(Saved data entries)
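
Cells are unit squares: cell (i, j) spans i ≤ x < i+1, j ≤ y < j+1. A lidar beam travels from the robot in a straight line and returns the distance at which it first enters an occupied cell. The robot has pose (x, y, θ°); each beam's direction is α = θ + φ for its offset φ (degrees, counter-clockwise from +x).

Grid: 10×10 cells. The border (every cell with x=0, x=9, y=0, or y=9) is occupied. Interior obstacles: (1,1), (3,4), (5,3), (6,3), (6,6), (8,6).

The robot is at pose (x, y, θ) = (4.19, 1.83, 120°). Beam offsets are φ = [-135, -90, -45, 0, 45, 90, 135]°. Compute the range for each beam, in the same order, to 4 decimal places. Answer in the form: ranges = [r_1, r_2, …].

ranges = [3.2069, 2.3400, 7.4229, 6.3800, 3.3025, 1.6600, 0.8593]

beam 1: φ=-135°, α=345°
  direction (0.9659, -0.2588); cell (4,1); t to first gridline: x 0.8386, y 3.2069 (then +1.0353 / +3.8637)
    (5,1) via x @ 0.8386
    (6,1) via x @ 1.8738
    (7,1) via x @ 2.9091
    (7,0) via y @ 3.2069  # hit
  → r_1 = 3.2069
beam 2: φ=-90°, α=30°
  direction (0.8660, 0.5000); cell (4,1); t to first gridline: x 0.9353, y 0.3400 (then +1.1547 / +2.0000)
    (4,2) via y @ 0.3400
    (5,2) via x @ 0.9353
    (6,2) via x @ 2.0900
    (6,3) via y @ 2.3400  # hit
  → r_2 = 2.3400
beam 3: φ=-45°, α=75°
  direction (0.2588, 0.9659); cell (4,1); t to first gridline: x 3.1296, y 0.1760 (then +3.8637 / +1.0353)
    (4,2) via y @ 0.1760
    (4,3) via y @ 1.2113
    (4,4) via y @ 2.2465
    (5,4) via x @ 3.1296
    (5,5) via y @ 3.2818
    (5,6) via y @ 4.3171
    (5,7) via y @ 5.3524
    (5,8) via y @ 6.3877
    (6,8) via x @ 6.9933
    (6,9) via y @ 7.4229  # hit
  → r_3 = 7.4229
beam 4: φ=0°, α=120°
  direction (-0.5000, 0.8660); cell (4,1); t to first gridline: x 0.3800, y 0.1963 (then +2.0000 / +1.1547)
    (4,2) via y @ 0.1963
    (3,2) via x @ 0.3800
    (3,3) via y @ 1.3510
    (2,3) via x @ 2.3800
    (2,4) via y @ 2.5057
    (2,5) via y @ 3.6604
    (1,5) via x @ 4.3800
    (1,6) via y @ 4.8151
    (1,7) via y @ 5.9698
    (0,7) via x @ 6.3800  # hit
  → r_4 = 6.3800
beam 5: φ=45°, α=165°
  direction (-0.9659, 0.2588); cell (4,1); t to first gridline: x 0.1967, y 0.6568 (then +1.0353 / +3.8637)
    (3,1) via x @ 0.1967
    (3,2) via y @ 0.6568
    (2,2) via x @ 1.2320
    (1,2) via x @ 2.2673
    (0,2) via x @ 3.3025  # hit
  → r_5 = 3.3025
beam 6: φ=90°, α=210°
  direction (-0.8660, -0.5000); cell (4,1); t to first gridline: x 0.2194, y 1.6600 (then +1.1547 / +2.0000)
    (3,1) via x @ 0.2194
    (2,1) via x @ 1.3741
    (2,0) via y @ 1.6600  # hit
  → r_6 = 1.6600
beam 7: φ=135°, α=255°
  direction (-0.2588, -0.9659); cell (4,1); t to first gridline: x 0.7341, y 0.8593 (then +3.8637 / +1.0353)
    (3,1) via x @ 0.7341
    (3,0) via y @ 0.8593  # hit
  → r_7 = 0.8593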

...

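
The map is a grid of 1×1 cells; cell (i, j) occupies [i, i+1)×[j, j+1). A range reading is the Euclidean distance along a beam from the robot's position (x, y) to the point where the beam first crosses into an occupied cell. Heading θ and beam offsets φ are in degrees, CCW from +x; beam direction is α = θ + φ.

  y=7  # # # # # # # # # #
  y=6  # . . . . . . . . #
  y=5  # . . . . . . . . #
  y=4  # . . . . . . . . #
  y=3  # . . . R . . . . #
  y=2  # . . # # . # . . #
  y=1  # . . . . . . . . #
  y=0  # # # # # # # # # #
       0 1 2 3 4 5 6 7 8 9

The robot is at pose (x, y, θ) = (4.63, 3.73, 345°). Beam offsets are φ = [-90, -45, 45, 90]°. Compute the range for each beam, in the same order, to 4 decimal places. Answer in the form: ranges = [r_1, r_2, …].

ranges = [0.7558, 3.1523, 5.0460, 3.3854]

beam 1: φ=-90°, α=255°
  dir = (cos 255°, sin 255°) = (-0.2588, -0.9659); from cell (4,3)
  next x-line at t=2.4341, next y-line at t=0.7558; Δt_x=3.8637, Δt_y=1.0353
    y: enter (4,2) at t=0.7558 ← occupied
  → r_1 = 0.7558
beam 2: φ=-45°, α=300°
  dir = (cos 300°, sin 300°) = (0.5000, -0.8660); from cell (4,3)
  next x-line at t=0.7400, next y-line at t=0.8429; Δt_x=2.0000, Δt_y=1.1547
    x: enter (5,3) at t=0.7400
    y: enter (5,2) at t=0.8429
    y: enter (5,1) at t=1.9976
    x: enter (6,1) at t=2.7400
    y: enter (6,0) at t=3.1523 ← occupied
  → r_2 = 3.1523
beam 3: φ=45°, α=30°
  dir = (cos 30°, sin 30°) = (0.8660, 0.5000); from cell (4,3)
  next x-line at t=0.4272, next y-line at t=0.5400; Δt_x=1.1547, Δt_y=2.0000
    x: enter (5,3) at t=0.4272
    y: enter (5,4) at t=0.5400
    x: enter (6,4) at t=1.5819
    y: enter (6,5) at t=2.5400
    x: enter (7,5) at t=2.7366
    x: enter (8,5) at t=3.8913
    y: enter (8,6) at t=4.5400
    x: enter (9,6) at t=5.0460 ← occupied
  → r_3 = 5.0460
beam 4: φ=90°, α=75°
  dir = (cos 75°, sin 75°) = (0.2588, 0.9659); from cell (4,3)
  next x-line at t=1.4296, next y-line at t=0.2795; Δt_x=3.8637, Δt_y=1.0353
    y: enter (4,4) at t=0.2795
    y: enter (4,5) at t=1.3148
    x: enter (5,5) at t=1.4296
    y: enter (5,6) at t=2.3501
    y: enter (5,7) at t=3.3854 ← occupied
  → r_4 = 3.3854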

---

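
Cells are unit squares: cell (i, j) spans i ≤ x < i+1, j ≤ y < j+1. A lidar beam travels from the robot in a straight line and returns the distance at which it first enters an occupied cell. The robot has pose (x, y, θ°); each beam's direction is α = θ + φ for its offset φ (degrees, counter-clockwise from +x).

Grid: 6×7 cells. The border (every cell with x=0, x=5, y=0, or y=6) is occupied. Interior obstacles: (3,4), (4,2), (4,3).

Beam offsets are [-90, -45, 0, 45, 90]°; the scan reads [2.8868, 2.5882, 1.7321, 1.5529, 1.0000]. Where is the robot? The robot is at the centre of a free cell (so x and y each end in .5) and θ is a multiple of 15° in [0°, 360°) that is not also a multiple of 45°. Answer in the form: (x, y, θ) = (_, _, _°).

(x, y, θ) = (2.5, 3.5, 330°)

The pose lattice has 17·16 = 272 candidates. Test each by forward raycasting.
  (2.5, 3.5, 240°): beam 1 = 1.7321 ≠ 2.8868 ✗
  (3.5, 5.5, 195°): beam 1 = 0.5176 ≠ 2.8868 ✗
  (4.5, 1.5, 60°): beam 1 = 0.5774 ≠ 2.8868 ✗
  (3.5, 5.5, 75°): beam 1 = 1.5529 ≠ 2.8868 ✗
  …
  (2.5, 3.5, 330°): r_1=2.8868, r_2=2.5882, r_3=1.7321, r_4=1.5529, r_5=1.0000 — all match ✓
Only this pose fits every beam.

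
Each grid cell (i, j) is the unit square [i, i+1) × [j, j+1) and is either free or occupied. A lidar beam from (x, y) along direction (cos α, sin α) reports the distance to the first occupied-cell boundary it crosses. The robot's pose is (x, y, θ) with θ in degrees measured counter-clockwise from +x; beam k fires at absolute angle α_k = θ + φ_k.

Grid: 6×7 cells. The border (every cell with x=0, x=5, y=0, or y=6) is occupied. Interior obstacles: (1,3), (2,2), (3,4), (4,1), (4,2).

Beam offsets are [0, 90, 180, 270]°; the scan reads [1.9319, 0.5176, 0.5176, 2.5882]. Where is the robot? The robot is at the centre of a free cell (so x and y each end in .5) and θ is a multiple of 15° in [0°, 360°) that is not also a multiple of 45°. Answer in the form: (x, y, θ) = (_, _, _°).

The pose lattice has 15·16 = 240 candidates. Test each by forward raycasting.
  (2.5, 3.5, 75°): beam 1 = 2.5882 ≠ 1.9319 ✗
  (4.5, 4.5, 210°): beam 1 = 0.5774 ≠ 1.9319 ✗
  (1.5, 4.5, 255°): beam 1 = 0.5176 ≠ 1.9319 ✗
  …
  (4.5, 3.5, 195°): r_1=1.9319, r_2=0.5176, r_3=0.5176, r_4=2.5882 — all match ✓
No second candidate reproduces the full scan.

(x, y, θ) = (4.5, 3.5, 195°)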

**What this task involves:** Look through the data above and return each line where the string "distance" occurs.

**Reply to the task:**
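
Cells are unit squares: cell (i, j) spans i ≤ x < i+1, j ≤ y < j+1. A lidar beam travels from the robot in a straight line and returns the distance at which it first enters an occupied cell. The robot has pose (x, y, θ°); each beam's direction is α = θ + φ for its offset φ (degrees, counter-clockwise from +x).
The map is a grid of 1×1 cells; cell (i, j) occupies [i, i+1)×[j, j+1). A range reading is the Euclidean distance along a beam from the robot's position (x, y) to the point where the beam first crosses into an occupied cell. Heading θ and beam offsets φ are in degrees, CCW from +x; beam direction is α = θ + φ.
Cells are unit squares: cell (i, j) spans i ≤ x < i+1, j ≤ y < j+1. A lidar beam travels from the robot in a straight line and returns the distance at which it first enters an occupied cell. The robot has pose (x, y, θ°); each beam's direction is α = θ + φ for its offset φ (degrees, counter-clockwise from +x).
Each grid cell (i, j) is the unit square [i, i+1) × [j, j+1) and is either free or occupied. A lidar beam from (x, y) along direction (cos α, sin α) reports the distance to the first occupied-cell boundary it crosses. The robot's pose is (x, y, θ) with θ in degrees measured counter-clockwise from +x; beam k fires at absolute angle α_k = θ + φ_k.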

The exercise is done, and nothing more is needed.